To do: Print every line of the listing exactly, please.
= = = = =
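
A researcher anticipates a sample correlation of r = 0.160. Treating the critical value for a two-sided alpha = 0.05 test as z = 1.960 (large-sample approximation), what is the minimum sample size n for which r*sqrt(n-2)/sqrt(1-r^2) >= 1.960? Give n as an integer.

r√(n−2)/√(1−r²) ≥ 1.960  ⇔  n−2 ≥ (1.960)²·(1−r²)/r²
(1−r²)/r² = (1−0.025600)/0.025600 = 38.0625
n ≥ 2 + 3.8416·38.0625 = 2 + 146.2209 = 148.2209
⌈148.2209⌉ = 149

149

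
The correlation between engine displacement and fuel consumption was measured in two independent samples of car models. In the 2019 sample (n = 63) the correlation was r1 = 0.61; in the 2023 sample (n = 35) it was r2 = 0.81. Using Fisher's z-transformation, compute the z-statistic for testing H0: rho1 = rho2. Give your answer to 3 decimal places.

z1 = atanh(0.61) = 0.708921,  z2 = atanh(0.81) = 1.127029
SE = √(1/(n1−3) + 1/(n2−3)) = √(1/60 + 1/32) = √(0.0166667 + 0.0312500) = √0.0479167 = 0.218899
z = (z1 − z2)/SE = (0.708921 − 1.127029) / 0.218899 = -0.418108 / 0.218899 = -1.910

-1.910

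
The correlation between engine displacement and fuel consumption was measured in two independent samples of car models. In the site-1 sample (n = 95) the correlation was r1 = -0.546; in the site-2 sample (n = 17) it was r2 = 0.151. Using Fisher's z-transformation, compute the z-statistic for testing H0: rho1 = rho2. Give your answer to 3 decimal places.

-2.666

z1 = atanh(-0.546) = -0.612665,  z2 = atanh(0.151) = 0.152164
SE = √(1/(n1−3) + 1/(n2−3)) = √(1/92 + 1/14) = √(0.0108696 + 0.0714286) = √0.0822982 = 0.286877
z = (z1 − z2)/SE = (-0.612665 − 0.152164) / 0.286877 = -0.764829 / 0.286877 = -2.666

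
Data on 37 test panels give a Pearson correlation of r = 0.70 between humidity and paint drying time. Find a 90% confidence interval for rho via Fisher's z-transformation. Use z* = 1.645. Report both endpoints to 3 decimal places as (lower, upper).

(0.526, 0.818)

z_r = atanh(0.70) = 0.867301;  SE = 1/√(n−3) = 1/√34 = 0.171499
z-limits: 0.867301 ± 1.645·0.171499 = 0.867301 ± 0.282116 = [0.585185, 1.149417]
ρ-limits: (tanh 0.585185, tanh 1.149417) = (0.526, 0.818)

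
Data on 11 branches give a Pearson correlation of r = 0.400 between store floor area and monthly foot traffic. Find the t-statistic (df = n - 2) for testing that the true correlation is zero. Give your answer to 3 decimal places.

1.309

t = r·√(n−2) / √(1−r²) with r = 0.400, n = 11
  = 0.400·√9 / √(1 − 0.160000)
  = 0.400·3.000000 / 0.916515
  = 1.200000 / 0.916515 = 1.309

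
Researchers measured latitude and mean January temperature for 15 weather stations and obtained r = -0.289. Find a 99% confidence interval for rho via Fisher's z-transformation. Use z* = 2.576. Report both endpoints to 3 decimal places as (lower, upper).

z_r = atanh(-0.289) = -0.297475;  SE = 1/√(n−3) = 1/√12 = 0.288675
z-limits: -0.297475 ± 2.576·0.288675 = -0.297475 ± 0.743627 = [-1.041102, 0.446152]
ρ-limits: (tanh -1.041102, tanh 0.446152) = (-0.778, 0.419)

(-0.778, 0.419)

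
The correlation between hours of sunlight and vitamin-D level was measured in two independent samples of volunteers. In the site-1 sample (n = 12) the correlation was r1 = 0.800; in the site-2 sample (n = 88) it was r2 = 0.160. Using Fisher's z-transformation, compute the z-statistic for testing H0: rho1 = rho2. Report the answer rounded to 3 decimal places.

z1 = atanh(0.800) = 1.098612,  z2 = atanh(0.160) = 0.161387
SE = √(1/(n1−3) + 1/(n2−3)) = √(1/9 + 1/85) = √(0.1111111 + 0.0117647) = √0.1228758 = 0.350536
z = (z1 − z2)/SE = (1.098612 − 0.161387) / 0.350536 = 0.937225 / 0.350536 = 2.674

2.674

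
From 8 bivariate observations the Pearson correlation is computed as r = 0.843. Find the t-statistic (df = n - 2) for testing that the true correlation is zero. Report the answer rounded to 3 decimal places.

3.839

1 − r² = 1 − 0.710649 = 0.289351;  √(1−r²) = 0.537914
√(n−2) = √6 = 2.449490
t = r·√(n−2)/√(1−r²) = 0.843 · 2.449490 / 0.537914 = 3.839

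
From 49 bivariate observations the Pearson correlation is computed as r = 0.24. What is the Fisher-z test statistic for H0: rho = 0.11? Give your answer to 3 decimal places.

0.911

z_r = atanh(0.24) = 0.244774,  z_0 = atanh(0.11) = 0.110447
SE = 1/√(n−3) = 1/√46 = 0.147442
z = (z_r − z_0)/SE = (0.244774 − 0.110447) / 0.147442 = 0.134327 / 0.147442 = 0.911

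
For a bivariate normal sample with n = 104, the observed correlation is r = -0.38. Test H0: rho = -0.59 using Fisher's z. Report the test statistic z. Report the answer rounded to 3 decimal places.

z_r = atanh(-0.38) = -0.400060,  z_0 = atanh(-0.59) = -0.677666
SE = 1/√(n−3) = 1/√101 = 0.099504
z = (z_r − z_0)/SE = (-0.400060 − (-0.677666)) / 0.099504 = 0.277606 / 0.099504 = 2.790

2.790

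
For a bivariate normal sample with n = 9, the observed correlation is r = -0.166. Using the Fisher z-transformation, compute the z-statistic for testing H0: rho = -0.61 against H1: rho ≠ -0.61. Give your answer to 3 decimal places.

Fisher z: atanh(-0.166) = -0.167550, atanh(-0.61) = -0.708921
z = (z_r − z_0)·√(n−3) = (-0.167550 − (-0.708921))·√6 = 0.541371 · 2.449490 = 1.326

1.326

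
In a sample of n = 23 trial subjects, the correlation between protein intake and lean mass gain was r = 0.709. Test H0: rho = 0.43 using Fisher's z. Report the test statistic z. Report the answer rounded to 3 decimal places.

Fisher z: atanh(0.709) = 0.885170, atanh(0.43) = 0.459897
z = (z_r − z_0)·√(n−3) = (0.885170 − 0.459897)·√20 = 0.425273 · 4.472136 = 1.902

1.902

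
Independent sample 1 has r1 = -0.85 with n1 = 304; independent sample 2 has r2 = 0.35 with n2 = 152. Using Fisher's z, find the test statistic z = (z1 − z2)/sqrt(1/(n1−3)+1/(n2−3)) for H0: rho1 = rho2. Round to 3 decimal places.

Fisher z-transforms: z1 = atanh(-0.85) = -1.256153, z2 = atanh(0.35) = 0.365444; difference d = -1.621597
Var(d) = 1/301 + 1/149 = 0.0033223 + 0.0067114 = 0.0100337
z = d/√Var(d) = -1.621597 / √0.0100337 = -1.621597 / 0.100168 = -16.189

-16.189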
= = = = =
Solved problem:
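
A researcher anticipates a sample correlation of r = 0.160. Treating the critical value for a two-sided alpha = 0.05 test as z = 1.960 (large-sample approximation), what is the minimum sample size n for which r*sqrt(n-2)/sqrt(1-r^2) >= 1.960? Give n as an integer.

r√(n−2)/√(1−r²) ≥ 1.960  ⇔  n−2 ≥ (1.960)²·(1−r²)/r²
(1−r²)/r² = (1−0.025600)/0.025600 = 38.0625
n ≥ 2 + 3.8416·38.0625 = 2 + 146.2209 = 148.2209
⌈148.2209⌉ = 149

149

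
The correlation between engine displacement and fuel consumption was measured in two independent samples of car models. In the 2019 sample (n = 63) the correlation was r1 = 0.61; in the 2023 sample (n = 35) it was r2 = 0.81. Using Fisher's z-transformation, compute the z-statistic for testing H0: rho1 = rho2. Give your answer to 3 decimal places.

z1 = atanh(0.61) = 0.708921,  z2 = atanh(0.81) = 1.127029
SE = √(1/(n1−3) + 1/(n2−3)) = √(1/60 + 1/32) = √(0.0166667 + 0.0312500) = √0.0479167 = 0.218899
z = (z1 − z2)/SE = (0.708921 − 1.127029) / 0.218899 = -0.418108 / 0.218899 = -1.910

-1.910

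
The correlation between engine displacement and fuel consumption was measured in two independent samples of car models. In the site-1 sample (n = 95) the correlation was r1 = -0.546; in the site-2 sample (n = 17) it was r2 = 0.151. Using Fisher's z-transformation, compute the z-statistic for testing H0: rho1 = rho2. Give your answer to 3 decimal places.

-2.666

z1 = atanh(-0.546) = -0.612665,  z2 = atanh(0.151) = 0.152164
SE = √(1/(n1−3) + 1/(n2−3)) = √(1/92 + 1/14) = √(0.0108696 + 0.0714286) = √0.0822982 = 0.286877
z = (z1 − z2)/SE = (-0.612665 − 0.152164) / 0.286877 = -0.764829 / 0.286877 = -2.666

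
Data on 37 test panels give a Pearson correlation of r = 0.70 between humidity and paint drying time. Find a 90% confidence interval for rho via Fisher's z-transformation. Use z* = 1.645. Report both endpoints to 3 decimal places as (lower, upper).

(0.526, 0.818)

z_r = atanh(0.70) = 0.867301;  SE = 1/√(n−3) = 1/√34 = 0.171499
z-limits: 0.867301 ± 1.645·0.171499 = 0.867301 ± 0.282116 = [0.585185, 1.149417]
ρ-limits: (tanh 0.585185, tanh 1.149417) = (0.526, 0.818)

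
Data on 11 branches give a Pearson correlation of r = 0.400 between store floor area and monthly foot traffic. Find the t-statistic (df = n - 2) for testing that the true correlation is zero. Give your answer to 3 decimal places.

1.309

t = r·√(n−2) / √(1−r²) with r = 0.400, n = 11
  = 0.400·√9 / √(1 − 0.160000)
  = 0.400·3.000000 / 0.916515
  = 1.200000 / 0.916515 = 1.309

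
Researchers measured latitude and mean January temperature for 15 weather stations and obtained r = -0.289. Find a 99% confidence interval for rho via Fisher's z-transformation. Use z* = 2.576. Report both endpoints to 3 decimal places as (lower, upper).

z_r = atanh(-0.289) = -0.297475;  SE = 1/√(n−3) = 1/√12 = 0.288675
z-limits: -0.297475 ± 2.576·0.288675 = -0.297475 ± 0.743627 = [-1.041102, 0.446152]
ρ-limits: (tanh -1.041102, tanh 0.446152) = (-0.778, 0.419)

(-0.778, 0.419)

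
The correlation between hours of sunlight and vitamin-D level was measured in two independent samples of volunteers. In the site-1 sample (n = 12) the correlation was r1 = 0.800; in the site-2 sample (n = 88) it was r2 = 0.160. Using Fisher's z-transformation, compute the z-statistic for testing H0: rho1 = rho2. Report the answer rounded to 3 decimal places.

z1 = atanh(0.800) = 1.098612,  z2 = atanh(0.160) = 0.161387
SE = √(1/(n1−3) + 1/(n2−3)) = √(1/9 + 1/85) = √(0.1111111 + 0.0117647) = √0.1228758 = 0.350536
z = (z1 − z2)/SE = (1.098612 − 0.161387) / 0.350536 = 0.937225 / 0.350536 = 2.674

2.674

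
From 8 bivariate observations the Pearson correlation is computed as r = 0.843. Find the t-statistic (df = n - 2) for testing that the true correlation is zero. Report the answer rounded to 3 decimal places.

3.839

1 − r² = 1 − 0.710649 = 0.289351;  √(1−r²) = 0.537914
√(n−2) = √6 = 2.449490
t = r·√(n−2)/√(1−r²) = 0.843 · 2.449490 / 0.537914 = 3.839

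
From 49 bivariate observations the Pearson correlation is computed as r = 0.24. What is the Fisher-z test statistic for H0: rho = 0.11? Give your answer to 3 decimal places.

0.911

z_r = atanh(0.24) = 0.244774,  z_0 = atanh(0.11) = 0.110447
SE = 1/√(n−3) = 1/√46 = 0.147442
z = (z_r − z_0)/SE = (0.244774 − 0.110447) / 0.147442 = 0.134327 / 0.147442 = 0.911

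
For a bivariate normal sample with n = 104, the observed correlation is r = -0.38. Test H0: rho = -0.59 using Fisher's z. Report the test statistic z. Report the answer rounded to 3 decimal places.

z_r = atanh(-0.38) = -0.400060,  z_0 = atanh(-0.59) = -0.677666
SE = 1/√(n−3) = 1/√101 = 0.099504
z = (z_r − z_0)/SE = (-0.400060 − (-0.677666)) / 0.099504 = 0.277606 / 0.099504 = 2.790

2.790

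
For a bivariate normal sample with n = 9, the observed correlation is r = -0.166. Using the Fisher z-transformation, compute the z-statistic for testing H0: rho = -0.61 against H1: rho ≠ -0.61. Give your answer to 3 decimal places.

Fisher z: atanh(-0.166) = -0.167550, atanh(-0.61) = -0.708921
z = (z_r − z_0)·√(n−3) = (-0.167550 − (-0.708921))·√6 = 0.541371 · 2.449490 = 1.326

1.326

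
In a sample of n = 23 trial subjects, the correlation between protein intake and lean mass gain was r = 0.709. Test H0: rho = 0.43 using Fisher's z. Report the test statistic z. Report the answer rounded to 3 decimal places.

Fisher z: atanh(0.709) = 0.885170, atanh(0.43) = 0.459897
z = (z_r − z_0)·√(n−3) = (0.885170 − 0.459897)·√20 = 0.425273 · 4.472136 = 1.902

1.902

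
Independent sample 1 has r1 = -0.85 with n1 = 304; independent sample 2 has r2 = 0.35 with n2 = 152. Using Fisher's z, find the test statistic z = (z1 − z2)/sqrt(1/(n1−3)+1/(n2−3)) for H0: rho1 = rho2. Round to 3 decimal places.

Fisher z-transforms: z1 = atanh(-0.85) = -1.256153, z2 = atanh(0.35) = 0.365444; difference d = -1.621597
Var(d) = 1/301 + 1/149 = 0.0033223 + 0.0067114 = 0.0100337
z = d/√Var(d) = -1.621597 / √0.0100337 = -1.621597 / 0.100168 = -16.189

-16.189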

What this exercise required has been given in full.